━━━━━ Data supplied
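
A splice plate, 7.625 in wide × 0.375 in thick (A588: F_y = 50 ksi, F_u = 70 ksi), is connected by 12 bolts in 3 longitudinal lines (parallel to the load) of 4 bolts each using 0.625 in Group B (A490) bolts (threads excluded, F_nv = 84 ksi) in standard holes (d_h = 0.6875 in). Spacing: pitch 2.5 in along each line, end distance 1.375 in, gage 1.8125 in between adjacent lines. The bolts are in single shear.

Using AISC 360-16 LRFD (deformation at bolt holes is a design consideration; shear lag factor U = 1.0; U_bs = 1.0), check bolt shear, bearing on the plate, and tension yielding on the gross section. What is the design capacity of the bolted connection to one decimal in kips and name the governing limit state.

Bolt shear: A_b = π(0.625)²/4 = 0.3068 in². φR_n = 0.75 × 84 × 0.3068 × 12 × 1 = 231.9 kips.
Bearing (0.375 in plate, F_u = 70 ksi): end bolts L_c = 1.375 − 0.6875/2 = 1.03125, R_n = min(1.2×1.03125×0.375×70, 2.4×0.625×0.375×70) = 32.484 kips/bolt; interior L_c = 2.5 − 0.6875 = 1.8125, R_n = 39.375 kips/bolt. φR_n = 0.75 × (3×32.484 + 9×39.375) = 338.9 kips.
Tension yield (gross): A_g = 7.625×0.375 = 2.8594 in². φR_n = 0.90 × 50 × 2.8594 = 128.7 kips.
Governing: min(231.9, 338.9, 128.7) = 128.7 kips → gross-section yield.

128.7 kips (gross-section yield governs)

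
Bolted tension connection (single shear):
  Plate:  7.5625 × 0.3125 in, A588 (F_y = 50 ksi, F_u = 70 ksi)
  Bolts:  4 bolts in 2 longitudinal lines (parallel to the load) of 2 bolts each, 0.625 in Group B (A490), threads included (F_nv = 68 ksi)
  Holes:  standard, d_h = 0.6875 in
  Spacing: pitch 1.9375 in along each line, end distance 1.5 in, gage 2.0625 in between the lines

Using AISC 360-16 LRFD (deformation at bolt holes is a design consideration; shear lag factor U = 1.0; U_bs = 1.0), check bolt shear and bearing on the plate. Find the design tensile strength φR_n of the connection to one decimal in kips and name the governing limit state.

Bolt shear: A_b = π(0.625)²/4 = 0.3068 in². φR_n = 0.75 × 68 × 0.3068 × 4 × 1 = 62.6 kips.
Bearing (0.3125 in plate, F_u = 70 ksi): end bolts L_c = 1.5 − 0.6875/2 = 1.15625, R_n = min(1.2×1.15625×0.3125×70, 2.4×0.625×0.3125×70) = 30.352 kips/bolt; interior L_c = 1.9375 − 0.6875 = 1.25, R_n = 32.813 kips/bolt. φR_n = 0.75 × (2×30.352 + 2×32.813) = 94.7 kips.
Governing: min(62.6, 94.7) = 62.6 kips → bolt shear.

62.6 kips (bolt shear governs)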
━━━━━━━━━━
Task to complete>
Every line above from the line with "(F_nv = 68 ksi)" to the line with "Spacing: pitch 1.9375", inclusive, must be returned exactly; no other line belongs in the reply.

Task response>
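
  Bolts:  4 bolts in 2 longitudinal lines (parallel to the load) of 2 bolts each, 0.625 in Group B (A490), threads included (F_nv = 68 ksi)
  Holes:  standard, d_h = 0.6875 in
  Spacing: pitch 1.9375 in along each line, end distance 1.5 in, gage 2.0625 in between the lines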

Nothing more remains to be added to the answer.